BEGIN
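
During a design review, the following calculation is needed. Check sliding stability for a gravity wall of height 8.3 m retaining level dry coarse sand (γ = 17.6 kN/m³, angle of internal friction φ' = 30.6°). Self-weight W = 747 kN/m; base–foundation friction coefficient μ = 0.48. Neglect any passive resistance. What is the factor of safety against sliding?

K_a = tan²(45° − 30.6°/2) = 0.3253.
P_a = ½K_aγH² = 0.5×0.3253×17.6×8.3² = 197.2 kN/m, acting at H/3 = 2.767 m above the base.
FS_sliding = μW / P_a = 0.48×747 / 197.2 = 1.818.

1.82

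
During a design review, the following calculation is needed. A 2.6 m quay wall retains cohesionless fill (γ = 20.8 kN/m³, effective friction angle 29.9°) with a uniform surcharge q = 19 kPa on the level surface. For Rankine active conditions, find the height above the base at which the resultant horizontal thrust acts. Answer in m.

K_a = 0.3347.
Triangular part P₁ = ½K_aγH² = 23.53 at H/3 = 0.8667 m; rectangular part P₂ = K_a q H = 16.53 at H/2 = 1.300 m.
ȳ = (P₁·0.8667 + P₂·1.300)/(P₁+P₂) = 1.045 m.

1.05 m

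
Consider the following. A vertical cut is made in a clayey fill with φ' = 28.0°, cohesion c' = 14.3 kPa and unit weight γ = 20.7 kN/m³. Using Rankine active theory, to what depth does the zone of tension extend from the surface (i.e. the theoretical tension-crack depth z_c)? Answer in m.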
END
EXERCISE INSTRUCTIONS: Each entry is to be retyped exactly as it appears.

TASK RESULT:
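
During a design review, the following calculation is needed. Check sliding stability for a gravity wall of height 8.3 m retaining level dry coarse sand (γ = 17.6 kN/m³, angle of internal friction φ' = 30.6°). Self-weight W = 747 kN/m; base–foundation friction coefficient μ = 0.48. Neglect any passive resistance. What is the factor of safety against sliding?

K_a = tan²(45° − 30.6°/2) = 0.3253.
P_a = ½K_aγH² = 0.5×0.3253×17.6×8.3² = 197.2 kN/m, acting at H/3 = 2.767 m above the base.
FS_sliding = μW / P_a = 0.48×747 / 197.2 = 1.818.

1.82

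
During a design review, the following calculation is needed. A 2.6 m quay wall retains cohesionless fill (γ = 20.8 kN/m³, effective friction angle 29.9°) with a uniform surcharge q = 19 kPa on the level surface. For Rankine active conditions, find the height above the base at which the resultant horizontal thrust acts. Answer in m.

K_a = 0.3347.
Triangular part P₁ = ½K_aγH² = 23.53 at H/3 = 0.8667 m; rectangular part P₂ = K_a q H = 16.53 at H/2 = 1.300 m.
ȳ = (P₁·0.8667 + P₂·1.300)/(P₁+P₂) = 1.045 m.

1.05 m

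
Consider the following. A vertical cut is made in a clayey fill with φ' = 28.0°, cohesion c' = 14.3 kPa and unit weight γ = 20.7 kN/m³. Using Rankine active theory, to what depth does the zone of tension extend from the surface (i.e. the theoretical tension-crack depth z_c)? Answer in m.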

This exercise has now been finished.